- _Work to complete_: What is needed is an exact transcription of every record below.

Materials provided START

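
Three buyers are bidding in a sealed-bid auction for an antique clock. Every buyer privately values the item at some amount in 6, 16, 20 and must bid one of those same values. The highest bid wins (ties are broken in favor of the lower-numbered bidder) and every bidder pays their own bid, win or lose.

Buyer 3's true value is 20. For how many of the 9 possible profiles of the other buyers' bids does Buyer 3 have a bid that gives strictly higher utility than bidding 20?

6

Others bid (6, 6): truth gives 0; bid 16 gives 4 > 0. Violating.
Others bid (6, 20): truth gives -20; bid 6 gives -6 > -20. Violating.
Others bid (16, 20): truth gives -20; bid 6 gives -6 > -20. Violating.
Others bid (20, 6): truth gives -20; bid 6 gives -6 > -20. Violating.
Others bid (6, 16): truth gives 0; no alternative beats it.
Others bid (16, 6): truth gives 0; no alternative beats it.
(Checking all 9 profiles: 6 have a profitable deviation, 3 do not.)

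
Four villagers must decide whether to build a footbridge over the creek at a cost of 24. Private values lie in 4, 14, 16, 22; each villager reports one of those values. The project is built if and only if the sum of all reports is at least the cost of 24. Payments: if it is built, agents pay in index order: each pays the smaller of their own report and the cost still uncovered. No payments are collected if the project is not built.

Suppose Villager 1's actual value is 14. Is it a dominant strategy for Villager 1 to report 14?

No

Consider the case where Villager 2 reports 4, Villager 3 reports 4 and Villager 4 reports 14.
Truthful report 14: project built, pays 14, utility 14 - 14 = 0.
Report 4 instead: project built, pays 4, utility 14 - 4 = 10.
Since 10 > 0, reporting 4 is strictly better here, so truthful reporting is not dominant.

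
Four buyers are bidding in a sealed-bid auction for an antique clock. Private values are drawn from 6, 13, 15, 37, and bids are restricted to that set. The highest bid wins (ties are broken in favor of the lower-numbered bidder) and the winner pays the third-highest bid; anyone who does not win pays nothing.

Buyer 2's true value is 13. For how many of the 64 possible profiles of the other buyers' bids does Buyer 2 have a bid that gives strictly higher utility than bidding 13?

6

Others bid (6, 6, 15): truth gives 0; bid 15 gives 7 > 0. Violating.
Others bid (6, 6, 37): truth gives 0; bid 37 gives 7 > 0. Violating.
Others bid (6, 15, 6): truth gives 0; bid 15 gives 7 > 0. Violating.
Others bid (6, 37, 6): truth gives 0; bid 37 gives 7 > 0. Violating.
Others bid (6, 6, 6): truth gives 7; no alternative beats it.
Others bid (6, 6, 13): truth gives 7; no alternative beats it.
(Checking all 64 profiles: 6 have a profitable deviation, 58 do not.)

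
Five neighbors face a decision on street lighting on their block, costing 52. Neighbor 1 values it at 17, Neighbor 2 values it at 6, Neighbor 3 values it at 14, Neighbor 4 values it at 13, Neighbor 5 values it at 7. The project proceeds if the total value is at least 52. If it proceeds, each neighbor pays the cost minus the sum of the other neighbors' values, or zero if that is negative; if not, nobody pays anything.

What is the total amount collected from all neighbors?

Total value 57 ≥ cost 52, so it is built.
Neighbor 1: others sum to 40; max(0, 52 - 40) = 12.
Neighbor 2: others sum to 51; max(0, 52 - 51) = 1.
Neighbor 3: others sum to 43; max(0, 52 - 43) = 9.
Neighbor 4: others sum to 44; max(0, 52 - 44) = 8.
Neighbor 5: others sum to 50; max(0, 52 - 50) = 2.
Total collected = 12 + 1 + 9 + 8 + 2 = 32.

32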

Materials provided END

- _Output for this task_:
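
Three buyers are bidding in a sealed-bid auction for an antique clock. Every buyer privately values the item at some amount in 6, 16, 20 and must bid one of those same values. The highest bid wins (ties are broken in favor of the lower-numbered bidder) and every bidder pays their own bid, win or lose.

Buyer 3's true value is 20. For how many of the 9 possible profiles of the other buyers' bids does Buyer 3 have a bid that gives strictly higher utility than bidding 20?

6

Others bid (6, 6): truth gives 0; bid 16 gives 4 > 0. Violating.
Others bid (6, 20): truth gives -20; bid 6 gives -6 > -20. Violating.
Others bid (16, 20): truth gives -20; bid 6 gives -6 > -20. Violating.
Others bid (20, 6): truth gives -20; bid 6 gives -6 > -20. Violating.
Others bid (6, 16): truth gives 0; no alternative beats it.
Others bid (16, 6): truth gives 0; no alternative beats it.
(Checking all 9 profiles: 6 have a profitable deviation, 3 do not.)

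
Four villagers must decide whether to build a footbridge over the creek at a cost of 24. Private values lie in 4, 14, 16, 22; each villager reports one of those values. The project is built if and only if the sum of all reports is at least the cost of 24. Payments: if it is built, agents pay in index order: each pays the smaller of their own report and the cost still uncovered. No payments are collected if the project is not built.

Suppose Villager 1's actual value is 14. Is it a dominant strategy for Villager 1 to report 14?

No

Consider the case where Villager 2 reports 4, Villager 3 reports 4 and Villager 4 reports 14.
Truthful report 14: project built, pays 14, utility 14 - 14 = 0.
Report 4 instead: project built, pays 4, utility 14 - 4 = 10.
Since 10 > 0, reporting 4 is strictly better here, so truthful reporting is not dominant.

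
Four buyers are bidding in a sealed-bid auction for an antique clock. Private values are drawn from 6, 13, 15, 37, and bids are restricted to that set. The highest bid wins (ties are broken in favor of the lower-numbered bidder) and the winner pays the third-highest bid; anyone who does not win pays nothing.

Buyer 2's true value is 13. For how many of the 64 possible profiles of the other buyers' bids does Buyer 2 have a bid that gives strictly higher utility than bidding 13?

6

Others bid (6, 6, 15): truth gives 0; bid 15 gives 7 > 0. Violating.
Others bid (6, 6, 37): truth gives 0; bid 37 gives 7 > 0. Violating.
Others bid (6, 15, 6): truth gives 0; bid 15 gives 7 > 0. Violating.
Others bid (6, 37, 6): truth gives 0; bid 37 gives 7 > 0. Violating.
Others bid (6, 6, 6): truth gives 7; no alternative beats it.
Others bid (6, 6, 13): truth gives 7; no alternative beats it.
(Checking all 64 profiles: 6 have a profitable deviation, 58 do not.)

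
Five neighbors face a decision on street lighting on their block, costing 52. Neighbor 1 values it at 17, Neighbor 2 values it at 6, Neighbor 3 values it at 14, Neighbor 4 values it at 13, Neighbor 5 values it at 7. The project proceeds if the total value is at least 52. If it proceeds, each neighbor pays the cost minus the sum of the other neighbors' values, or zero if that is negative; if not, nobody pays anything.

What is the total amount collected from all neighbors?

Total value 57 ≥ cost 52, so it is built.
Neighbor 1: others sum to 40; max(0, 52 - 40) = 12.
Neighbor 2: others sum to 51; max(0, 52 - 51) = 1.
Neighbor 3: others sum to 43; max(0, 52 - 43) = 9.
Neighbor 4: others sum to 44; max(0, 52 - 44) = 8.
Neighbor 5: others sum to 50; max(0, 52 - 50) = 2.
Total collected = 12 + 1 + 9 + 8 + 2 = 32.

32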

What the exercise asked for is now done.